## PROBLEM
Quote exactly the lines running from the line with "translate([-0.7, 4, 7.6]) cube([13.2, 7.4, 9.3]);" to the end of the entries, including both, and nothing else.
——————————
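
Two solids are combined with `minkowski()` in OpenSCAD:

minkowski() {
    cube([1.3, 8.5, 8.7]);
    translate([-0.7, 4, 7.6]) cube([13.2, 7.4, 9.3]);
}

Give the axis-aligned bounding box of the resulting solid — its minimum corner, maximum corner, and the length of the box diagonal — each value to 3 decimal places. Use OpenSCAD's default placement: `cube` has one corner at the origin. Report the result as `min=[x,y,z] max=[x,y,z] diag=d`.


min=[-0.700,4.000,7.600] max=[13.800,19.900,25.600] diag=28.055

A = translate([-0.7, 4, 7.6]) cube([13.2, 7.4, 9.3]) → bbox [-0.7,4,7.6] .. [12.5,11.4,16.9]
B = cube([1.3, 8.5, 8.7]) → bbox [0,0,0] .. [1.3,8.5,8.7]
lo = A.lo+B.lo = [-0.7+0, 4+0, 7.6+0] = [-0.700,4.000,7.600]
hi = A.hi+B.hi = [12.5+1.3, 11.4+8.5, 16.9+8.7] = [13.800,19.900,25.600]
diag = √(14.5²+15.9²+18²) = √787.06 = 28.055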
——————————
## ANSWER SECTION
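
    translate([-0.7, 4, 7.6]) cube([13.2, 7.4, 9.3]);
}

Give the axis-aligned bounding box of the resulting solid — its minimum corner, maximum corner, and the length of the box diagonal — each value to 3 decimal places. Use OpenSCAD's default placement: `cube` has one corner at the origin. Report the result as `min=[x,y,z] max=[x,y,z] diag=d`.


min=[-0.700,4.000,7.600] max=[13.800,19.900,25.600] diag=28.055

A = translate([-0.7, 4, 7.6]) cube([13.2, 7.4, 9.3]) → bbox [-0.7,4,7.6] .. [12.5,11.4,16.9]
B = cube([1.3, 8.5, 8.7]) → bbox [0,0,0] .. [1.3,8.5,8.7]
lo = A.lo+B.lo = [-0.7+0, 4+0, 7.6+0] = [-0.700,4.000,7.600]
hi = A.hi+B.hi = [12.5+1.3, 11.4+8.5, 16.9+8.7] = [13.800,19.900,25.600]
diag = √(14.5²+15.9²+18²) = √787.06 = 28.055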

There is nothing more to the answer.